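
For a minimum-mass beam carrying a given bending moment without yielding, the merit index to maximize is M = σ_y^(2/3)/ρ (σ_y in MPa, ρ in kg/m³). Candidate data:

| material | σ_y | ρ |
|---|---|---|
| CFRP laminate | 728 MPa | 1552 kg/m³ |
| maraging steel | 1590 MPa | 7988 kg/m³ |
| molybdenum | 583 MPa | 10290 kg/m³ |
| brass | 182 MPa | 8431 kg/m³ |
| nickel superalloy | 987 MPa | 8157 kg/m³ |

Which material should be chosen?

CFRP laminate

Per-candidate index values:
  CFRP laminate: M = 52.1×10⁻³
  maraging steel: M = 17.1×10⁻³
  nickel superalloy: M = 12.2×10⁻³
  molybdenum: M = 6.78×10⁻³
  brass: M = 3.81×10⁻³
Highest index: CFRP laminate.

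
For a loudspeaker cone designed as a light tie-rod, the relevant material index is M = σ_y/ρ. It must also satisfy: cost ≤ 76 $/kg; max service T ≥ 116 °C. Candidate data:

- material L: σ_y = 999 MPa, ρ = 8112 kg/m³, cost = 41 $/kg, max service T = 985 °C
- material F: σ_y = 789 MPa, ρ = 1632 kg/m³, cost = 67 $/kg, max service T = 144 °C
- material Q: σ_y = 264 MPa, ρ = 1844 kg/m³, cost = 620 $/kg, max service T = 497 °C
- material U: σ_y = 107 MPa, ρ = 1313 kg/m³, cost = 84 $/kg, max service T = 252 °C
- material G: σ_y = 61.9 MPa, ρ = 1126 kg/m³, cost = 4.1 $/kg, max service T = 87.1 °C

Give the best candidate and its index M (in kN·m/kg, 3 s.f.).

material F, M = 483 kN·m/kg

Screen on constraints: cost ≤ 76 $/kg; max service T ≥ 116 °C. Survivors: material L, material F.
Per-candidate index values:
  material F: M = 483 kN·m/kg
  material L: M = 123 kN·m/kg
Material F ranks first.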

WORK INSTRUCTION: Copy all the lines above that hold the string "data".

RESULT BELOW:
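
For a minimum-mass beam carrying a given bending moment without yielding, the merit index to maximize is M = σ_y^(2/3)/ρ (σ_y in MPa, ρ in kg/m³). Candidate data:
For a loudspeaker cone designed as a light tie-rod, the relevant material index is M = σ_y/ρ. It must also satisfy: cost ≤ 76 $/kg; max service T ≥ 116 °C. Candidate data: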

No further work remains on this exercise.